§ **Exercise material**:
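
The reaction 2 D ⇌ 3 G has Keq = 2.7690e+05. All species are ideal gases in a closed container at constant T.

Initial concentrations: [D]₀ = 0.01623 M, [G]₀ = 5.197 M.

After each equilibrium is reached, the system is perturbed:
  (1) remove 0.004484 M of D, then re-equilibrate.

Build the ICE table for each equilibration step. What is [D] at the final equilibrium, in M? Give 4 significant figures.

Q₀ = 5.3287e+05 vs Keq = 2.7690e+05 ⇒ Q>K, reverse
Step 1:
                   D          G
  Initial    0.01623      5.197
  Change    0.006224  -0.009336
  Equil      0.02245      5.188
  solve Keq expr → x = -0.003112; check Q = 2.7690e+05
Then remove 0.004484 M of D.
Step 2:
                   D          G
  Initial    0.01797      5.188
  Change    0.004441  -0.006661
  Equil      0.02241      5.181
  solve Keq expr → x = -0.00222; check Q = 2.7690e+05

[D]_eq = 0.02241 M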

--

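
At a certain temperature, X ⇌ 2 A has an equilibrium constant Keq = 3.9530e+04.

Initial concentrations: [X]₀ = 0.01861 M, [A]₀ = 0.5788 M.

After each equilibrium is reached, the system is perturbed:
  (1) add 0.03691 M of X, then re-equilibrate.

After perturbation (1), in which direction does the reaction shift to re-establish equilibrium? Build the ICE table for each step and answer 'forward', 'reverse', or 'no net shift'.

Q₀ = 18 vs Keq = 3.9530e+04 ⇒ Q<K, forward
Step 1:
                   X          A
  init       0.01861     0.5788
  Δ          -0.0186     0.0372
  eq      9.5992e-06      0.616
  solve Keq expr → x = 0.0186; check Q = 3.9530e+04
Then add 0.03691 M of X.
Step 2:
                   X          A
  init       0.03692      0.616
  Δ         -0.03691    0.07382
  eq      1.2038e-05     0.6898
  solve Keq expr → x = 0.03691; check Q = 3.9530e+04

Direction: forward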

§ **Task**: For the data above, state only how many lines include the word "constant".

§ **Task answer**: 2